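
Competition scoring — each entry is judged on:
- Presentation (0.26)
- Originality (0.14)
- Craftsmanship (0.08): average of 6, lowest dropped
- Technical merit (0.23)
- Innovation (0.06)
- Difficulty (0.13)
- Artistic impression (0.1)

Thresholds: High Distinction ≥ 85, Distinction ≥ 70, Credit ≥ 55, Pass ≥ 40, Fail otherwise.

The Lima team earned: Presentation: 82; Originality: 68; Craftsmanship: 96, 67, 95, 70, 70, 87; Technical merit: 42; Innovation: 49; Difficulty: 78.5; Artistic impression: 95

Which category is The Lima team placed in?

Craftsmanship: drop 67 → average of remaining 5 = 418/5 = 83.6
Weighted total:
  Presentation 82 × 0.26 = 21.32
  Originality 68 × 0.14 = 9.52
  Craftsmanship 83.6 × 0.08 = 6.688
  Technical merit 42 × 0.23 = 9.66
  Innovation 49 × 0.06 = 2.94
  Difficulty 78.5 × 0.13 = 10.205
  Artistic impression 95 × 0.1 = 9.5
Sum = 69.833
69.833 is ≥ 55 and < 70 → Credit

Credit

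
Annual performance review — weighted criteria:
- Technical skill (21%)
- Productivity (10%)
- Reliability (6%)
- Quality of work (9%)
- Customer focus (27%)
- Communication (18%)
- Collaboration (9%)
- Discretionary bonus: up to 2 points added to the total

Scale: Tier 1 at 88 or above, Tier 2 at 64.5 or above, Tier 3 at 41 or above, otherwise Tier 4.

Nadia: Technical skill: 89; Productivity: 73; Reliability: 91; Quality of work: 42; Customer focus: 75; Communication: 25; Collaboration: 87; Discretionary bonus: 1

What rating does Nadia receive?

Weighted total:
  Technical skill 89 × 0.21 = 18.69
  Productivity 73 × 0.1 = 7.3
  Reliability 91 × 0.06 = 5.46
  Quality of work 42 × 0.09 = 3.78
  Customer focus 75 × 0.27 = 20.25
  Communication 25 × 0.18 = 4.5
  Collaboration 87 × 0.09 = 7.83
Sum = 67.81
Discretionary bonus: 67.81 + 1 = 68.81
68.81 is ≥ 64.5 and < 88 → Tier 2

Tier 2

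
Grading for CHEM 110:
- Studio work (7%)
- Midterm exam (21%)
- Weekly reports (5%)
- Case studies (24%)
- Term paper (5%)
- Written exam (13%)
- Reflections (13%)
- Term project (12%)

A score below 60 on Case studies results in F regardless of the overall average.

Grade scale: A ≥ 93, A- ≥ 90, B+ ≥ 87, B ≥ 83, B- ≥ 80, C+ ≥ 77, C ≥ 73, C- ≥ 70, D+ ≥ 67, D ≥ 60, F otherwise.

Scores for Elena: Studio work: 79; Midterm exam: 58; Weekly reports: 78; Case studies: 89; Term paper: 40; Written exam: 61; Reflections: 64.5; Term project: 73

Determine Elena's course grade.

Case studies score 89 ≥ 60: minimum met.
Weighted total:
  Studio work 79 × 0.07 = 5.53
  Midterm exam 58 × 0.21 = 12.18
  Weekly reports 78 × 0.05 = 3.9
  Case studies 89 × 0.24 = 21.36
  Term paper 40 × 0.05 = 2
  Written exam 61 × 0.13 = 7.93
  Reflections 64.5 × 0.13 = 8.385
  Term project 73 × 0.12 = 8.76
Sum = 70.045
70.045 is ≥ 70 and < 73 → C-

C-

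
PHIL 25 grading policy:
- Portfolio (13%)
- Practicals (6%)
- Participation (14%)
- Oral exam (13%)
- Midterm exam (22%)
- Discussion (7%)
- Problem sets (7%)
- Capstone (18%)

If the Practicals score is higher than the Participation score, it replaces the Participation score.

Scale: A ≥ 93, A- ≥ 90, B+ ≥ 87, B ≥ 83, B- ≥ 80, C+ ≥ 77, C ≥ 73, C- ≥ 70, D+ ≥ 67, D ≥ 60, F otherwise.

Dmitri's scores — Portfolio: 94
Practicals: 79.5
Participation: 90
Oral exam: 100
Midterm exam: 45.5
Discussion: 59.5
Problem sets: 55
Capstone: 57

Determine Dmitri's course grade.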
- - -
* [Work required] Restate the whole listing exactly.

* [Solved exercise]
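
Competition scoring — each entry is judged on:
- Presentation (0.26)
- Originality (0.14)
- Craftsmanship (0.08): average of 6, lowest dropped
- Technical merit (0.23)
- Innovation (0.06)
- Difficulty (0.13)
- Artistic impression (0.1)

Thresholds: High Distinction ≥ 85, Distinction ≥ 70, Credit ≥ 55, Pass ≥ 40, Fail otherwise.

The Lima team earned: Presentation: 82; Originality: 68; Craftsmanship: 96, 67, 95, 70, 70, 87; Technical merit: 42; Innovation: 49; Difficulty: 78.5; Artistic impression: 95

Which category is The Lima team placed in?

Craftsmanship: drop 67 → average of remaining 5 = 418/5 = 83.6
Weighted total:
  Presentation 82 × 0.26 = 21.32
  Originality 68 × 0.14 = 9.52
  Craftsmanship 83.6 × 0.08 = 6.688
  Technical merit 42 × 0.23 = 9.66
  Innovation 49 × 0.06 = 2.94
  Difficulty 78.5 × 0.13 = 10.205
  Artistic impression 95 × 0.1 = 9.5
Sum = 69.833
69.833 is ≥ 55 and < 70 → Credit

Credit

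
Annual performance review — weighted criteria:
- Technical skill (21%)
- Productivity (10%)
- Reliability (6%)
- Quality of work (9%)
- Customer focus (27%)
- Communication (18%)
- Collaboration (9%)
- Discretionary bonus: up to 2 points added to the total

Scale: Tier 1 at 88 or above, Tier 2 at 64.5 or above, Tier 3 at 41 or above, otherwise Tier 4.

Nadia: Technical skill: 89; Productivity: 73; Reliability: 91; Quality of work: 42; Customer focus: 75; Communication: 25; Collaboration: 87; Discretionary bonus: 1

What rating does Nadia receive?

Weighted total:
  Technical skill 89 × 0.21 = 18.69
  Productivity 73 × 0.1 = 7.3
  Reliability 91 × 0.06 = 5.46
  Quality of work 42 × 0.09 = 3.78
  Customer focus 75 × 0.27 = 20.25
  Communication 25 × 0.18 = 4.5
  Collaboration 87 × 0.09 = 7.83
Sum = 67.81
Discretionary bonus: 67.81 + 1 = 68.81
68.81 is ≥ 64.5 and < 88 → Tier 2

Tier 2

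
Grading for CHEM 110:
- Studio work (7%)
- Midterm exam (21%)
- Weekly reports (5%)
- Case studies (24%)
- Term paper (5%)
- Written exam (13%)
- Reflections (13%)
- Term project (12%)

A score below 60 on Case studies results in F regardless of the overall average.

Grade scale: A ≥ 93, A- ≥ 90, B+ ≥ 87, B ≥ 83, B- ≥ 80, C+ ≥ 77, C ≥ 73, C- ≥ 70, D+ ≥ 67, D ≥ 60, F otherwise.

Scores for Elena: Studio work: 79; Midterm exam: 58; Weekly reports: 78; Case studies: 89; Term paper: 40; Written exam: 61; Reflections: 64.5; Term project: 73

Determine Elena's course grade.

Case studies score 89 ≥ 60: minimum met.
Weighted total:
  Studio work 79 × 0.07 = 5.53
  Midterm exam 58 × 0.21 = 12.18
  Weekly reports 78 × 0.05 = 3.9
  Case studies 89 × 0.24 = 21.36
  Term paper 40 × 0.05 = 2
  Written exam 61 × 0.13 = 7.93
  Reflections 64.5 × 0.13 = 8.385
  Term project 73 × 0.12 = 8.76
Sum = 70.045
70.045 is ≥ 70 and < 73 → C-

C-

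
PHIL 25 grading policy:
- Portfolio (13%)
- Practicals (6%)
- Participation (14%)
- Oral exam (13%)
- Midterm exam (22%)
- Discussion (7%)
- Problem sets (7%)
- Capstone (18%)

If the Practicals score is higher than the Participation score, it replaces the Participation score.

Scale: A ≥ 93, A- ≥ 90, B+ ≥ 87, B ≥ 83, B- ≥ 80, C+ ≥ 77, C ≥ 73, C- ≥ 70, D+ ≥ 67, D ≥ 60, F otherwise.

Dmitri's scores — Portfolio: 94
Practicals: 79.5
Participation: 90
Oral exam: 100
Midterm exam: 45.5
Discussion: 59.5
Problem sets: 55
Capstone: 57

Determine Dmitri's course grade.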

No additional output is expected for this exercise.